_What to produce_.
For this exercise, output the line holding "Lens 1 is a diverging" and all subsequent lines of the entries below, unchanged, up to and including the last.

[Stored items from a collection]
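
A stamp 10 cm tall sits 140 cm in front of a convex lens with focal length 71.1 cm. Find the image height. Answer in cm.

1/d_i = 1/f − 1/d_o = 1/(71.10) − 1/(140) = 0.006922, so d_i = 144.5 cm.
m = −d_i/d_o = -1.032.
|h_i| = |m|·h_o = 1.032 × 10 = 10.3 cm. The image is real, inverted and enlarged, on the far side of the lens.

10.3 cm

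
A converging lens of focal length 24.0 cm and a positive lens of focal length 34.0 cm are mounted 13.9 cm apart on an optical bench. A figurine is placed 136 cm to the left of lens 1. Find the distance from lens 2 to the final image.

Lens 1: 1/d_i1 = 1/f₁ − 1/d_o1 = 1/(24.0) − 1/(136) = 0.03431, so d_i1 = 29.14 cm.
The intermediate image is 29.14 cm to the right of lens 1, which lies 15.24 cm to the right of lens 2 — a virtual object — so d_o2 = −15.24 cm.
Lens 2: 1/d_i2 = 1/f₂ − 1/d_o2 = 1/(34.0) − 1/(-15.24) = 0.09503, so d_i2 = 10.5 cm.
The final image is real, 10.5 cm to the right of lens 2 (overall magnification ≈ -0.15).

10.5 cm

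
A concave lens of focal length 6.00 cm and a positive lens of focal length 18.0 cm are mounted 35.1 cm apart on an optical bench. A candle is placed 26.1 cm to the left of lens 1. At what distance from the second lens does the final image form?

32.7 cm

Lens 1 is diverging, so f₁ = −6.00 cm.
Lens 1: 1/d_i1 = 1/f₁ − 1/d_o1 = 1/(-6.00) − 1/(26.1) = -0.2050, so d_i1 = -4.879 cm.
The intermediate image is 4.879 cm to the left of lens 1 (virtual), which is 35.1 − (-4.879) = 39.98 cm to the left of lens 2, so d_o2 = +39.98 cm.
Lens 2: 1/d_i2 = 1/f₂ − 1/d_o2 = 1/(18.0) − 1/(39.98) = 0.03054, so d_i2 = 32.7 cm.
The final image is real, 32.7 cm to the right of lens 2 (overall magnification ≈ -0.15).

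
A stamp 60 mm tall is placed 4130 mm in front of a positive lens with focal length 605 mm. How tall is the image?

1/d_i = 1/f − 1/d_o = 1/(605.0) − 1/(4130) = 0.001411, so d_i = 708.8 mm.
m = −d_i/d_o = -0.1716.
|h_i| = |m|·h_o = 0.1716 × 60 = 10.3 mm. The image is real, inverted and reduced, on the far side of the lens.

10.3 mm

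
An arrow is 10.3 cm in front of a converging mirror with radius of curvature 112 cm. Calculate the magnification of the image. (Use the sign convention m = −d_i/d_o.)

f = R/2 = 112/2 = 56.00 cm.
1/d_i = 1/f − 1/d_o = 1/(56.00) − 1/(10.3) = -0.07923, so d_i = -12.62 cm.
m = −d_i/d_o = −(-12.62)/(10.3) = +1.23.
The image is virtual, upright and enlarged, behind the mirror.

m = +1.23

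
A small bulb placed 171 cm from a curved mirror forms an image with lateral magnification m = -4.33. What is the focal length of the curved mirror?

f = 139 cm (concave)

m = −d_i/d_o ⇒ d_i = −m·d_o = −(-4.33)·(171) = 740.4 cm.
1/f = 1/d_o + 1/d_i = 1/(171) + 1/(740.4) = 0.007199, so f = 139 cm.
Since f is positive, the curved mirror is concave.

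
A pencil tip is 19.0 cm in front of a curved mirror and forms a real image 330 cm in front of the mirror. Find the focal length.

Real image ⇒ d_i = +330 cm.
1/f = 1/d_o + 1/d_i = 1/(19.0) + 1/(330) = 0.05566, so f = 18.0 cm.
Since f is positive, the curved mirror is concave.

f = 18.0 cm (concave)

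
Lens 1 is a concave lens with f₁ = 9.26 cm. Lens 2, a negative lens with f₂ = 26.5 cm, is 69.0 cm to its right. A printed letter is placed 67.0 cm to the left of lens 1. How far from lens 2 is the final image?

Lens 1 is diverging, so f₁ = −9.26 cm.
Lens 1: 1/d_i1 = 1/f₁ − 1/d_o1 = 1/(-9.26) − 1/(67.0) = -0.1229, so d_i1 = -8.136 cm.
The intermediate image is 8.136 cm to the left of lens 1 (virtual), which is 69.0 − (-8.136) = 77.14 cm to the left of lens 2, so d_o2 = +77.14 cm.
Lens 2 is diverging, so f₂ = −26.5 cm.
Lens 2: 1/d_i2 = 1/f₂ − 1/d_o2 = 1/(-26.5) − 1/(77.14) = -0.05070, so d_i2 = -19.7 cm.
The final image is virtual, 19.7 cm to the left of lens 2 (overall magnification ≈ 0.031).

19.7 cm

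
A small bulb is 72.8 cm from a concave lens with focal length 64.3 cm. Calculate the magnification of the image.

m = +0.469

For a concave lens, f = -64.3 cm.
1/d_i = 1/f − 1/d_o = 1/(-64.30) − 1/(72.8) = -0.02929, so d_i = -34.14 cm.
m = −d_i/d_o = −(-34.14)/(72.8) = +0.469.
The image is virtual, upright and reduced, on the same side as the object.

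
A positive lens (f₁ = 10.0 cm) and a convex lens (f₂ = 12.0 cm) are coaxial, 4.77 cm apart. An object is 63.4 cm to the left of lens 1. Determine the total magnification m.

m = -0.118

Lens 1: 1/d_i1 = 1/(10.0) − 1/(63.4) = 0.08423, so d_i1 = 11.87 cm; m₁ = −d_i1/d_o1 = -0.1872.
d_o2 = 4.77 − (11.87) = -7.100 cm (virtual object).
Lens 2: 1/d_i2 = 1/(12.0) − 1/(-7.100) = 0.2242, so d_i2 = 4.461 cm; m₂ = −d_i2/d_o2 = +0.6283.
m = m₁·m₂ = (-0.1872)(+0.6283) = -0.118.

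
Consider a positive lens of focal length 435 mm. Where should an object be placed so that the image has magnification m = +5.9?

361 mm

m = −d_i/d_o ⇒ d_i = −m·d_o.
1/f = 1/d_o + 1/d_i = 1/d_o − 1/(m·d_o) = (1 − 1/m)/d_o, so d_o = f(1 − 1/m) = (435.0)(1 − 1/(+5.9)) = 361 mm.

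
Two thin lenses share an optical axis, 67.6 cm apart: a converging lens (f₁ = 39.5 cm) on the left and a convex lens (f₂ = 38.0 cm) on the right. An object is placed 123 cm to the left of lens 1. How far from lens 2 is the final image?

12.5 cm

Lens 1: 1/d_i1 = 1/f₁ − 1/d_o1 = 1/(39.5) − 1/(123) = 0.01719, so d_i1 = 58.19 cm.
The intermediate image is 58.19 cm to the right of lens 1, which is 67.6 − (58.19) = 9.410 cm to the left of lens 2, so d_o2 = +9.410 cm.
Lens 2: 1/d_i2 = 1/f₂ − 1/d_o2 = 1/(38.0) − 1/(9.410) = -0.07995, so d_i2 = -12.5 cm.
The final image is virtual, 12.5 cm to the left of lens 2 (overall magnification ≈ -0.63).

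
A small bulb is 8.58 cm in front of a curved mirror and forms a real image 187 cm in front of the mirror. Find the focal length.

Real image ⇒ d_i = +187 cm.
1/f = 1/d_o + 1/d_i = 1/(8.58) + 1/(187) = 0.1219, so f = 8.20 cm.
Since f is positive, the curved mirror is concave.

f = 8.20 cm (concave)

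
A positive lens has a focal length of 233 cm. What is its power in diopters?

f = 233 cm = 2.33 m.
P = 1/f = 1/(2.33 m) = +0.429 D.

P = +0.429 D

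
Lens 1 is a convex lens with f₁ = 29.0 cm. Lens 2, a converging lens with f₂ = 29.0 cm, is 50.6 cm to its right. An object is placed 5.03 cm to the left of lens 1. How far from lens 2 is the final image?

Lens 1: 1/d_i1 = 1/f₁ − 1/d_o1 = 1/(29.0) − 1/(5.03) = -0.1643, so d_i1 = -6.086 cm.
The intermediate image is 6.086 cm to the left of lens 1 (virtual), which is 50.6 − (-6.086) = 56.69 cm to the left of lens 2, so d_o2 = +56.69 cm.
Lens 2: 1/d_i2 = 1/f₂ − 1/d_o2 = 1/(29.0) − 1/(56.69) = 0.01684, so d_i2 = 59.4 cm.
The final image is real, 59.4 cm to the right of lens 2 (overall magnification ≈ -1.3).

59.4 cm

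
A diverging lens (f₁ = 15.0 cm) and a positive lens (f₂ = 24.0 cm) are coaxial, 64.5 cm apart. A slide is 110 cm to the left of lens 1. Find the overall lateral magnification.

f₁ = −15.0 cm (diverging).
Lens 1: 1/d_i1 = 1/(-15.0) − 1/(110) = -0.07576, so d_i1 = -13.20 cm; m₁ = −d_i1/d_o1 = +0.1200.
d_o2 = 64.5 − (-13.20) = 77.70 cm.
Lens 2: 1/d_i2 = 1/(24.0) − 1/(77.70) = 0.02880, so d_i2 = 34.73 cm; m₂ = −d_i2/d_o2 = -0.4469.
m = m₁·m₂ = (+0.1200)(-0.4469) = -0.0536.

m = -0.0536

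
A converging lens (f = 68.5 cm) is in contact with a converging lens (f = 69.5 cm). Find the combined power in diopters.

P₁ = 1/f₁ = 1/(0.685 m) = +1.460 D; P₂ = 1/f₂ = 1/(0.695 m) = +1.439 D.
For thin lenses in contact, P = P₁ + P₂ = (+1.460) + (+1.439) = +2.90 D.

P = +2.90 D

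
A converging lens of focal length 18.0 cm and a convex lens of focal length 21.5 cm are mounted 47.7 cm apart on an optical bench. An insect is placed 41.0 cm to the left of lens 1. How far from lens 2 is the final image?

Lens 1: 1/d_i1 = 1/f₁ − 1/d_o1 = 1/(18.0) − 1/(41.0) = 0.03117, so d_i1 = 32.09 cm.
The intermediate image is 32.09 cm to the right of lens 1, which is 47.7 − (32.09) = 15.61 cm to the left of lens 2, so d_o2 = +15.61 cm.
Lens 2: 1/d_i2 = 1/f₂ − 1/d_o2 = 1/(21.5) − 1/(15.61) = -0.01755, so d_i2 = -57.0 cm.
The final image is virtual, 57.0 cm to the left of lens 2 (overall magnification ≈ -2.9).

57.0 cm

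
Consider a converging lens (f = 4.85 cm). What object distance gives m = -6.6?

5.58 cm

m = −d_i/d_o ⇒ d_i = −m·d_o.
1/f = 1/d_o + 1/d_i = 1/d_o − 1/(m·d_o) = (1 − 1/m)/d_o, so d_o = f(1 − 1/m) = (4.850)(1 − 1/(-6.6)) = 5.58 cm.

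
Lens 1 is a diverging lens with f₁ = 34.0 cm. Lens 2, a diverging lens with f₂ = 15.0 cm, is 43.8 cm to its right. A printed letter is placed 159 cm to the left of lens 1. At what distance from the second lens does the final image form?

12.4 cm

Lens 1 is diverging, so f₁ = −34.0 cm.
Lens 1: 1/d_i1 = 1/f₁ − 1/d_o1 = 1/(-34.0) − 1/(159) = -0.03570, so d_i1 = -28.01 cm.
The intermediate image is 28.01 cm to the left of lens 1 (virtual), which is 43.8 − (-28.01) = 71.81 cm to the left of lens 2, so d_o2 = +71.81 cm.
Lens 2 is diverging, so f₂ = −15.0 cm.
Lens 2: 1/d_i2 = 1/f₂ − 1/d_o2 = 1/(-15.0) − 1/(71.81) = -0.08059, so d_i2 = -12.4 cm.
The final image is virtual, 12.4 cm to the left of lens 2 (overall magnification ≈ 0.030).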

_Exercise answer_.
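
Lens 1 is a diverging lens with f₁ = 34.0 cm. Lens 2, a diverging lens with f₂ = 15.0 cm, is 43.8 cm to its right. A printed letter is placed 159 cm to the left of lens 1. At what distance from the second lens does the final image form?

12.4 cm

Lens 1 is diverging, so f₁ = −34.0 cm.
Lens 1: 1/d_i1 = 1/f₁ − 1/d_o1 = 1/(-34.0) − 1/(159) = -0.03570, so d_i1 = -28.01 cm.
The intermediate image is 28.01 cm to the left of lens 1 (virtual), which is 43.8 − (-28.01) = 71.81 cm to the left of lens 2, so d_o2 = +71.81 cm.
Lens 2 is diverging, so f₂ = −15.0 cm.
Lens 2: 1/d_i2 = 1/f₂ − 1/d_o2 = 1/(-15.0) − 1/(71.81) = -0.08059, so d_i2 = -12.4 cm.
The final image is virtual, 12.4 cm to the left of lens 2 (overall magnification ≈ 0.030).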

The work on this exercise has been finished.